====== Recorded data
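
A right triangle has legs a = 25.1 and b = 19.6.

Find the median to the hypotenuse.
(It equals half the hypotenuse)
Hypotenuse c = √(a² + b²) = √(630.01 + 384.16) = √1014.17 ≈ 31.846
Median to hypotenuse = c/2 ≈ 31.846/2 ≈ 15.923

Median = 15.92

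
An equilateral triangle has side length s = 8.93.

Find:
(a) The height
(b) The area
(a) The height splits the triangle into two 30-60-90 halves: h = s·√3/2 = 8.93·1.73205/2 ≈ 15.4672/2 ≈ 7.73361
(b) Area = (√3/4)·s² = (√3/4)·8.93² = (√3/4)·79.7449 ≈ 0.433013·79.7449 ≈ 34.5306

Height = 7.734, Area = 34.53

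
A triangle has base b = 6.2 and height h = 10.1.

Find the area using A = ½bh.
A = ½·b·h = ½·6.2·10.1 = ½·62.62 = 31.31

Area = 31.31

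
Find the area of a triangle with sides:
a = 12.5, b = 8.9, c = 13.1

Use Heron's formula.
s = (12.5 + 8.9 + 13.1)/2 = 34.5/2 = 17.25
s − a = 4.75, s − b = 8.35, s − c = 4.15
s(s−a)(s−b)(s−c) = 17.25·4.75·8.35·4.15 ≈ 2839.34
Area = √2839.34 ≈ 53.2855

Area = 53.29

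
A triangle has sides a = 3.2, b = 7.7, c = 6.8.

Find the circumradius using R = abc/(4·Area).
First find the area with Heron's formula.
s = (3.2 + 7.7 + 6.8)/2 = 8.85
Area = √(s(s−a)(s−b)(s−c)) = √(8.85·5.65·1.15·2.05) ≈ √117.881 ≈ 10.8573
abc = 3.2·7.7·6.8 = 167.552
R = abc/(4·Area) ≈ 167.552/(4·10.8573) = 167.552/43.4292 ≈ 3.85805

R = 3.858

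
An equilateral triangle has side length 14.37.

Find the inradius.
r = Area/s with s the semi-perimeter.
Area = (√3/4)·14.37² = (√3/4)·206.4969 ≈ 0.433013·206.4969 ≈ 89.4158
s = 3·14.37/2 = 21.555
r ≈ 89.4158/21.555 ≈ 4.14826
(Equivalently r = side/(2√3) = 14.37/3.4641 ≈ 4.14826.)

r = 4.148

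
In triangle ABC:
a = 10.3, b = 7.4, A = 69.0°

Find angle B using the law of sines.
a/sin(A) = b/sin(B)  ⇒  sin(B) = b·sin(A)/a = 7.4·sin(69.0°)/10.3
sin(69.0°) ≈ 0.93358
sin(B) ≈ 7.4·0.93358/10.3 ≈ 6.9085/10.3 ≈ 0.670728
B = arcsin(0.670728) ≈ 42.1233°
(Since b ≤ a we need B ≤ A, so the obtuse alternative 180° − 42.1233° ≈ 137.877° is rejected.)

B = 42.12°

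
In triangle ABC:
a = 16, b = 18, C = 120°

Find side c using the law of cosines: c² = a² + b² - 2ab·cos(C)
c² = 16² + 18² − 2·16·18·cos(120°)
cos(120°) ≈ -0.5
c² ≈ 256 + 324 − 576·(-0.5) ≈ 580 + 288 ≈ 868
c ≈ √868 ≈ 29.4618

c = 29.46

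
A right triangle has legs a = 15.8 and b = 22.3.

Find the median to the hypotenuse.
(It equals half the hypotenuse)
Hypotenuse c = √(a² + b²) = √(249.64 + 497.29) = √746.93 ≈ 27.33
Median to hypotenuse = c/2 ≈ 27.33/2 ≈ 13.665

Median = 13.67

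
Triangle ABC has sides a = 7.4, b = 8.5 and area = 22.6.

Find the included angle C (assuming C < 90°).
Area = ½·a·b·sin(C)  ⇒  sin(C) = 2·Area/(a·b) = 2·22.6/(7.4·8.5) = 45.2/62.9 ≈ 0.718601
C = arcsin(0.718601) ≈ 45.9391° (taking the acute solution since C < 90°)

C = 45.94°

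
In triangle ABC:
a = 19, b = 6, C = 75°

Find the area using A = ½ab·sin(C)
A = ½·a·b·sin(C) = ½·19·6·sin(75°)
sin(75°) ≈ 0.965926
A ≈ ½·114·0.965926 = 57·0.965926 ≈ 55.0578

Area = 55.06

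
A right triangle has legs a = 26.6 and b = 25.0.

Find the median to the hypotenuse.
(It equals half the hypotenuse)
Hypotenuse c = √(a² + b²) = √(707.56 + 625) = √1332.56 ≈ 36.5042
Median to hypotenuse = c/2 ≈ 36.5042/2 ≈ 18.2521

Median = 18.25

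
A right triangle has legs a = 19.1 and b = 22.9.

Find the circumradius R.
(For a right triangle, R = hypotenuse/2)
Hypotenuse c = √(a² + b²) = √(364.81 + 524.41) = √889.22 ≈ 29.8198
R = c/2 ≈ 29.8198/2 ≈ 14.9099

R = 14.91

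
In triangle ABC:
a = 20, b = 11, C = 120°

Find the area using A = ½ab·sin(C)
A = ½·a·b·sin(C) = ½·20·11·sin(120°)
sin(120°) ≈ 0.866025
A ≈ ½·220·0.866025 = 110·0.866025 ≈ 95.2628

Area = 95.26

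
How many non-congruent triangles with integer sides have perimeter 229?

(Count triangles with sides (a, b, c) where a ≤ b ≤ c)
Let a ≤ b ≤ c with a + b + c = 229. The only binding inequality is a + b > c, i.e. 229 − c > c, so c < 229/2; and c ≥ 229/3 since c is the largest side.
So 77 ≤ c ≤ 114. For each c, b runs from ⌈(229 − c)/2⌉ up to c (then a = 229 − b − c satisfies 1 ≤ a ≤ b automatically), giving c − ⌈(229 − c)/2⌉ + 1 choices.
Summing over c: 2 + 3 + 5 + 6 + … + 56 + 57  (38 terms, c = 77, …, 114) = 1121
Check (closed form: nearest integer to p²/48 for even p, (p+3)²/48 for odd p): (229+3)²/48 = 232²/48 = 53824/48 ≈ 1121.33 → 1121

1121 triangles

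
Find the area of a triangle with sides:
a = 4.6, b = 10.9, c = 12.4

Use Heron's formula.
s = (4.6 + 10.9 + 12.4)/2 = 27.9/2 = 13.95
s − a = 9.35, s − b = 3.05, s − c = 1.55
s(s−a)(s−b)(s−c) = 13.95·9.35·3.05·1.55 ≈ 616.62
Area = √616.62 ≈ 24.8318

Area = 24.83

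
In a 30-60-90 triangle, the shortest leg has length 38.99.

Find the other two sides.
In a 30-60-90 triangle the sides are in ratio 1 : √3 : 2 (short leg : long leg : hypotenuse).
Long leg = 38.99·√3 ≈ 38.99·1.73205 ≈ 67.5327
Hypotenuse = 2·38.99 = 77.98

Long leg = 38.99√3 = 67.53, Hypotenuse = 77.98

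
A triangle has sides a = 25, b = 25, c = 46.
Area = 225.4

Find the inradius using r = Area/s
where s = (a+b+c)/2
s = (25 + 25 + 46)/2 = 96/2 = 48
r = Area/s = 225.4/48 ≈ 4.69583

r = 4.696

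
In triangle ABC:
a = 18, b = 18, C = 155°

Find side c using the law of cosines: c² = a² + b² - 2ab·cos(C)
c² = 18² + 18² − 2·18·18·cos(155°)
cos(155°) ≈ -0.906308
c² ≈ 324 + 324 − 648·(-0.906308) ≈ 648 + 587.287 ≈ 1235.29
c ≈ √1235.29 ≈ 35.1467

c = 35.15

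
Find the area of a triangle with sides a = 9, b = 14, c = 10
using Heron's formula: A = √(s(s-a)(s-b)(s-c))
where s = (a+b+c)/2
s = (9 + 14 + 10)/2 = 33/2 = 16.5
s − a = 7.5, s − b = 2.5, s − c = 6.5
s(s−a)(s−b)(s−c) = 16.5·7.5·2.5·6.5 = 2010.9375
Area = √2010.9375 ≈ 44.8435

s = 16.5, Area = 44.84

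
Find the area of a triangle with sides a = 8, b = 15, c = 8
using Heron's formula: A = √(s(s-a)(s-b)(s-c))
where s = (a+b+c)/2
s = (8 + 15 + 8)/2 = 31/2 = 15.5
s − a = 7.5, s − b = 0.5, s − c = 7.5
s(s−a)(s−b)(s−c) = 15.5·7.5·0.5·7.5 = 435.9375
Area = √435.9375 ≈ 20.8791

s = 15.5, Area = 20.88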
============
What you are asked to do
Wherever a line in the data above holds the word "length", copy that line.

Response to the task
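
An equilateral triangle has side length s = 8.93.
An equilateral triangle has side length 14.37.
In a 30-60-90 triangle, the shortest leg has length 38.99.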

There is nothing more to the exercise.